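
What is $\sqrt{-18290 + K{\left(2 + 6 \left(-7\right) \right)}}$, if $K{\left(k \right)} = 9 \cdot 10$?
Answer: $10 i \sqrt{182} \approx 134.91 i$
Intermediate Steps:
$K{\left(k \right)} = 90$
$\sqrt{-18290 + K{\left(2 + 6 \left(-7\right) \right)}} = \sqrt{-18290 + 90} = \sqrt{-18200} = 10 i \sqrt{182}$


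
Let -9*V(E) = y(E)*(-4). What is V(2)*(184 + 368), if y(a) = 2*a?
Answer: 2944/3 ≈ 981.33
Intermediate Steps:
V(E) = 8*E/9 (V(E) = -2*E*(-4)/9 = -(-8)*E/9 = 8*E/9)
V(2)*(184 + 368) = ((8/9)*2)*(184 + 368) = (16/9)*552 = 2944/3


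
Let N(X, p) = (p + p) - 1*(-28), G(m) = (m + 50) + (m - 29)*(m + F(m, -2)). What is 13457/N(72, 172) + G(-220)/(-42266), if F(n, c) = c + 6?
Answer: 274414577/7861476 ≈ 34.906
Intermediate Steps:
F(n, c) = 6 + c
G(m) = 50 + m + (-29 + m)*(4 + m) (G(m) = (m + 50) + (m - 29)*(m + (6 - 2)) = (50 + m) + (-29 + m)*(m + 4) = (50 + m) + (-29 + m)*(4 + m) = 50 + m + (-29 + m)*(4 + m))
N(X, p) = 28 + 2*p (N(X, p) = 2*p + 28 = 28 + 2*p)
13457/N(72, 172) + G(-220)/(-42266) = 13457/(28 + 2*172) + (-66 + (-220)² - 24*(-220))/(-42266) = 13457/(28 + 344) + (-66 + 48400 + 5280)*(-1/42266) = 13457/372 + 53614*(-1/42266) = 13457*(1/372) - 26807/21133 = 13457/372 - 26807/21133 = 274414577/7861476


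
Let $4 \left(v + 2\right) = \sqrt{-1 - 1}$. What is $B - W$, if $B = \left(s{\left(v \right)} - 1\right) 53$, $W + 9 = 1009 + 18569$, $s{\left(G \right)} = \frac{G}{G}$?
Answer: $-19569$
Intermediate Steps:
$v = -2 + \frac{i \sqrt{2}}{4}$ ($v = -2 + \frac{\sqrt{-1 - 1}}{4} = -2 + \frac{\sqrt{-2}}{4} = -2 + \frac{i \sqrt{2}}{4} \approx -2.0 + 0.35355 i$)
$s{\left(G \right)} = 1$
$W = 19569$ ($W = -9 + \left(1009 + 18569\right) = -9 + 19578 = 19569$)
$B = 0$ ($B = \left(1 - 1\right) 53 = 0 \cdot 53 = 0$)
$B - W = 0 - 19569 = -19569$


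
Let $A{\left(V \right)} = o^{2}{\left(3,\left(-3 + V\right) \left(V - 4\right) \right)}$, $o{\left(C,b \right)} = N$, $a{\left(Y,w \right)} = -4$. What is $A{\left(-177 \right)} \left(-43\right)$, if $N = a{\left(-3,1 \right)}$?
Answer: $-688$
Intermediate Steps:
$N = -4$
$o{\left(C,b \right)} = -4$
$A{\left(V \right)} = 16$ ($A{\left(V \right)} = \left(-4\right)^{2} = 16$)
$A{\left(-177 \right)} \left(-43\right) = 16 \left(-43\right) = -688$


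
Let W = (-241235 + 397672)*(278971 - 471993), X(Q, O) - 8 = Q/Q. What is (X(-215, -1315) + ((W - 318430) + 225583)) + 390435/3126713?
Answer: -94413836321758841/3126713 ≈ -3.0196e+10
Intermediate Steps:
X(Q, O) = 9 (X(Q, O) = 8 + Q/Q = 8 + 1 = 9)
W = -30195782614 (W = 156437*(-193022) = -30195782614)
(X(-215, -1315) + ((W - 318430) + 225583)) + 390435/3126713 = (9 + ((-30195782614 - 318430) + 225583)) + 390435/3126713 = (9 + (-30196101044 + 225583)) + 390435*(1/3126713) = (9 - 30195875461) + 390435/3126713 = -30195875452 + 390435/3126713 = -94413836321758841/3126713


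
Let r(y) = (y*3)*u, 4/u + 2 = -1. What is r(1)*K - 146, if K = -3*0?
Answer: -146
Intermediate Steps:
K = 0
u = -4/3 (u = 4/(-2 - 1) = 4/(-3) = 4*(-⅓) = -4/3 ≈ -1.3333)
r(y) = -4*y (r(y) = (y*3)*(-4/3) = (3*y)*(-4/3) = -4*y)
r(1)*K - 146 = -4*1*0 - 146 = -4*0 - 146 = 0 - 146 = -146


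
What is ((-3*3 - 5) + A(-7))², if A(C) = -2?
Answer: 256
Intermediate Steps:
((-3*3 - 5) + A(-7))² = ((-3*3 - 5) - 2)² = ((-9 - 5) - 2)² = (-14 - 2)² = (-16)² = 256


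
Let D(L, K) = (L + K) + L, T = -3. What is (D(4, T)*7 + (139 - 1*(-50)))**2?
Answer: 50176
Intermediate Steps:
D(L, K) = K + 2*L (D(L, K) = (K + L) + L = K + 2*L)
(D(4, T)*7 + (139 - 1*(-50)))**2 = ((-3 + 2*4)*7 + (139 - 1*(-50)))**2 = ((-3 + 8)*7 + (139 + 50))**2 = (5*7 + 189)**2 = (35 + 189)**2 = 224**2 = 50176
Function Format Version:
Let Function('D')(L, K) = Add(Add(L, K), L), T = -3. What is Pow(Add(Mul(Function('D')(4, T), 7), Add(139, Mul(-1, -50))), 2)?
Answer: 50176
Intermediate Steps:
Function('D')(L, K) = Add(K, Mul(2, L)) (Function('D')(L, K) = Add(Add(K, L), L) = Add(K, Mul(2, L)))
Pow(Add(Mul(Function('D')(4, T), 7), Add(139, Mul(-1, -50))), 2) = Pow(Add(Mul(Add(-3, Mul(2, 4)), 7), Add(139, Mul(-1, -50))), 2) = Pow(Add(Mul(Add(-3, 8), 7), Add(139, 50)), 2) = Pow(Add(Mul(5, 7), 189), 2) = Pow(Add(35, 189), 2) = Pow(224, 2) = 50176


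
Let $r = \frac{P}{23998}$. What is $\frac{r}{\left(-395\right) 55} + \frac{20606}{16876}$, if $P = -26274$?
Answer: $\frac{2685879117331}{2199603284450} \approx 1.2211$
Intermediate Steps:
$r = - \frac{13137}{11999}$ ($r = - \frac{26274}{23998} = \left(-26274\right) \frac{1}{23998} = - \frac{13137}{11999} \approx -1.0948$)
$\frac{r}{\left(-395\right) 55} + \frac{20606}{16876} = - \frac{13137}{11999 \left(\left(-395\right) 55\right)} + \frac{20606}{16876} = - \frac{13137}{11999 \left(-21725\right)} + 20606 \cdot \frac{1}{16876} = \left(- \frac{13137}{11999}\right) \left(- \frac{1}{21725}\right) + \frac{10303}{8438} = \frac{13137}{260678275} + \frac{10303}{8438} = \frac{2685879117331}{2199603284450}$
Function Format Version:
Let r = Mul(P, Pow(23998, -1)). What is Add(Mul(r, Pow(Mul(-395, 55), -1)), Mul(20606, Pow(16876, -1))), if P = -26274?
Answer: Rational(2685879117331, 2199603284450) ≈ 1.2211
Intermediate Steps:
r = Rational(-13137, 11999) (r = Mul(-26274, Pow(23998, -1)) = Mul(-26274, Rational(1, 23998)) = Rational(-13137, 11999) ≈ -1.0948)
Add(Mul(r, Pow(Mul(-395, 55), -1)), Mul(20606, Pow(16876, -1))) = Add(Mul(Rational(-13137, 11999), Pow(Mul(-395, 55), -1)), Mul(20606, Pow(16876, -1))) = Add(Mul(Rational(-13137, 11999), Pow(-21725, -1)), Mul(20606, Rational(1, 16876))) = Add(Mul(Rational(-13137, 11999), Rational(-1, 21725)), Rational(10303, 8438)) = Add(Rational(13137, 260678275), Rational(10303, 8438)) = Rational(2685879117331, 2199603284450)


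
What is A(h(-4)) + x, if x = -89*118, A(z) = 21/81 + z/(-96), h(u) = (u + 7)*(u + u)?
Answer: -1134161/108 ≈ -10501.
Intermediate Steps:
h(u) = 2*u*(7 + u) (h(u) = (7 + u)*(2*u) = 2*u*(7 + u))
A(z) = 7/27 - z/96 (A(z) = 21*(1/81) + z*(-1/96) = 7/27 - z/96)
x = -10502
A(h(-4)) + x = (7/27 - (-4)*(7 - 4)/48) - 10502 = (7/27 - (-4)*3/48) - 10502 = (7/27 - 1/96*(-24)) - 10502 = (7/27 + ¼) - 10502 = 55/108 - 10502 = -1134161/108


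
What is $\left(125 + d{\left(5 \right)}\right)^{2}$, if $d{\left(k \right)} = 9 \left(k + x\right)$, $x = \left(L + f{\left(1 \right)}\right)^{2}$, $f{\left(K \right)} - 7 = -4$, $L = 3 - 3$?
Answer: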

→ **PROBLEM**: Reproduce, please, the lines of the material from its first line down to the line containing "Answer: 2944/3 ≈ 981.33", keeping both ends and nothing beyond them.

→ **EXERCISE RESPONSE**:
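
What is $\sqrt{-18290 + K{\left(2 + 6 \left(-7\right) \right)}}$, if $K{\left(k \right)} = 9 \cdot 10$?
Answer: $10 i \sqrt{182} \approx 134.91 i$
Intermediate Steps:
$K{\left(k \right)} = 90$
$\sqrt{-18290 + K{\left(2 + 6 \left(-7\right) \right)}} = \sqrt{-18290 + 90} = \sqrt{-18200} = 10 i \sqrt{182}$


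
Let -9*V(E) = y(E)*(-4). What is V(2)*(184 + 368), if y(a) = 2*a?
Answer: 2944/3 ≈ 981.33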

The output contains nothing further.